* **How to complete this task**:
Reproduce the entries below character for character.

* **Extracted records**:
=======
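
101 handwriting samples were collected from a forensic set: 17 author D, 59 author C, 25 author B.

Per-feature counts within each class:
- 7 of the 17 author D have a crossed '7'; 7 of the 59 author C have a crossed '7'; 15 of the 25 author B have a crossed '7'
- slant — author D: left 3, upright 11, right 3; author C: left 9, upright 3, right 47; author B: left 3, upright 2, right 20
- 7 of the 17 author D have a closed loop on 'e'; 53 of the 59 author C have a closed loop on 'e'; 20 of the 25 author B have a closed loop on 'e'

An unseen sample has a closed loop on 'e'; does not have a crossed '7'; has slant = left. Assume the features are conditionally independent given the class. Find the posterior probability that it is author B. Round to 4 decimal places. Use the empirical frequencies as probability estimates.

0.1089

author D: (17/101) × (10/17) × (3/17) × (7/17) ≈ 0.00719449
author C: (59/101) × (52/59) × (9/59) × (53/59) ≈ 0.0705499
author B: (25/101) × (10/25) × (3/25) × (20/25) ≈ 0.00950495
P(author B | x) = 0.00950495 / 0.08724934 ≈ 0.1089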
=======
* **Answer box**:
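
101 handwriting samples were collected from a forensic set: 17 author D, 59 author C, 25 author B.

Per-feature counts within each class:
- 7 of the 17 author D have a crossed '7'; 7 of the 59 author C have a crossed '7'; 15 of the 25 author B have a crossed '7'
- slant — author D: left 3, upright 11, right 3; author C: left 9, upright 3, right 47; author B: left 3, upright 2, right 20
- 7 of the 17 author D have a closed loop on 'e'; 53 of the 59 author C have a closed loop on 'e'; 20 of the 25 author B have a closed loop on 'e'

An unseen sample has a closed loop on 'e'; does not have a crossed '7'; has slant = left. Assume the features are conditionally independent given the class. Find the posterior probability that it is author B. Round to 4 decimal places. Use the empirical frequencies as probability estimates.

0.1089

author D: (17/101) × (10/17) × (3/17) × (7/17) ≈ 0.00719449
author C: (59/101) × (52/59) × (9/59) × (53/59) ≈ 0.0705499
author B: (25/101) × (10/25) × (3/25) × (20/25) ≈ 0.00950495
P(author B | x) = 0.00950495 / 0.08724934 ≈ 0.1089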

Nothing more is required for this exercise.